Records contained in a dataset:

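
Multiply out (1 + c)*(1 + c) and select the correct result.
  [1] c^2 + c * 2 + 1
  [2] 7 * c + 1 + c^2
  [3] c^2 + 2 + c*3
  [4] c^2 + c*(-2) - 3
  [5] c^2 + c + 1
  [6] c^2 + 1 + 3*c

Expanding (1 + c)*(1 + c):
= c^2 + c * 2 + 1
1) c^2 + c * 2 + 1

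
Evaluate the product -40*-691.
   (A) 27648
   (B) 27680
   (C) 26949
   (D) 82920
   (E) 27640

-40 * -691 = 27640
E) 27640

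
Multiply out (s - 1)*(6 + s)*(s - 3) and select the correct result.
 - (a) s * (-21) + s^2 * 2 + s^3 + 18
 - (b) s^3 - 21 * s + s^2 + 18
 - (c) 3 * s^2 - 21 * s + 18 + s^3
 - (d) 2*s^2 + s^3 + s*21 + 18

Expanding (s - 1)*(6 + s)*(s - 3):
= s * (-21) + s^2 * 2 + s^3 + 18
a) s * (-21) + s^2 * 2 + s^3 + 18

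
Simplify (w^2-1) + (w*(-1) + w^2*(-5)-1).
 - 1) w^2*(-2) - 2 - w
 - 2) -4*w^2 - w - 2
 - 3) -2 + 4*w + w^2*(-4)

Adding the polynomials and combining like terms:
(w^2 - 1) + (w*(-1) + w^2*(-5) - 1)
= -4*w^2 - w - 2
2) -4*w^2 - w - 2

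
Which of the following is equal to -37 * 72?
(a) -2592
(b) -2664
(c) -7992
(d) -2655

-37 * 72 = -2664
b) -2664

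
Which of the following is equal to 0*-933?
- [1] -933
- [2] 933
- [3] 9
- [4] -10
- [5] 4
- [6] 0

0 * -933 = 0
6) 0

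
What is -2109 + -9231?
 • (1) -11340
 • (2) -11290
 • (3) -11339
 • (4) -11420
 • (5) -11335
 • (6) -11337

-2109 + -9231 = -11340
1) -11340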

---

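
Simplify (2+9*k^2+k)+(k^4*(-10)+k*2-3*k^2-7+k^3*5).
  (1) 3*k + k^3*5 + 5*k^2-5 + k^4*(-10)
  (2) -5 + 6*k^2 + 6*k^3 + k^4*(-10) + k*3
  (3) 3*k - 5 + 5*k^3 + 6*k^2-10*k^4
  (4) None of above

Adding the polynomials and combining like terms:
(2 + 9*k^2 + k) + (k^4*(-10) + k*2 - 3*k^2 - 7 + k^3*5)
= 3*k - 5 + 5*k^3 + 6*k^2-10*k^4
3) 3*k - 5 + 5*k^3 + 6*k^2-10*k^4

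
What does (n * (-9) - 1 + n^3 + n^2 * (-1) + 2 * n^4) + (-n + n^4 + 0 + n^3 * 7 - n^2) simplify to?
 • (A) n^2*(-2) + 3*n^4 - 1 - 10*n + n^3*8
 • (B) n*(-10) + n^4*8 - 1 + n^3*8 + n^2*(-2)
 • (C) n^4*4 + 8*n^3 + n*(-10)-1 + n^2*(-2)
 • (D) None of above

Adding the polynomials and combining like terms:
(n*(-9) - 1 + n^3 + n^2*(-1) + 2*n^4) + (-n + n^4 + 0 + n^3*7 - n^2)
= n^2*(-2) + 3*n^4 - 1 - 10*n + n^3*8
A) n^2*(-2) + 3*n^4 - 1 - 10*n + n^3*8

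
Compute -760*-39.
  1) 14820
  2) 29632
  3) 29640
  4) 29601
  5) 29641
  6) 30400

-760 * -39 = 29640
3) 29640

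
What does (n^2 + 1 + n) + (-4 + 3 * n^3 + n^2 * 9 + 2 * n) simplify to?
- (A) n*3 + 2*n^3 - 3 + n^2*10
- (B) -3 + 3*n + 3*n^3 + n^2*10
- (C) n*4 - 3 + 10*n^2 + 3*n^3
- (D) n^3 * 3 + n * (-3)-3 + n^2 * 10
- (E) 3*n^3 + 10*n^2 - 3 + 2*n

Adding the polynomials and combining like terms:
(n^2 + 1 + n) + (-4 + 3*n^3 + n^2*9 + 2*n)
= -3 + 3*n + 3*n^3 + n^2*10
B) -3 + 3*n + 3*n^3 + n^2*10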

WHAT THE EXERCISE ASKS:
Give back, exactly as written, the stretch from the line with "Multiply out (1" through the line with "- 2) -4*w^2 - w - 2", and no other lines from the records above.

EXPECTED ANSWER:
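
Multiply out (1 + c)*(1 + c) and select the correct result.
  [1] c^2 + c * 2 + 1
  [2] 7 * c + 1 + c^2
  [3] c^2 + 2 + c*3
  [4] c^2 + c*(-2) - 3
  [5] c^2 + c + 1
  [6] c^2 + 1 + 3*c

Expanding (1 + c)*(1 + c):
= c^2 + c * 2 + 1
1) c^2 + c * 2 + 1

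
Evaluate the product -40*-691.
   (A) 27648
   (B) 27680
   (C) 26949
   (D) 82920
   (E) 27640

-40 * -691 = 27640
E) 27640

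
Multiply out (s - 1)*(6 + s)*(s - 3) and select the correct result.
 - (a) s * (-21) + s^2 * 2 + s^3 + 18
 - (b) s^3 - 21 * s + s^2 + 18
 - (c) 3 * s^2 - 21 * s + 18 + s^3
 - (d) 2*s^2 + s^3 + s*21 + 18

Expanding (s - 1)*(6 + s)*(s - 3):
= s * (-21) + s^2 * 2 + s^3 + 18
a) s * (-21) + s^2 * 2 + s^3 + 18

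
Simplify (w^2-1) + (w*(-1) + w^2*(-5)-1).
 - 1) w^2*(-2) - 2 - w
 - 2) -4*w^2 - w - 2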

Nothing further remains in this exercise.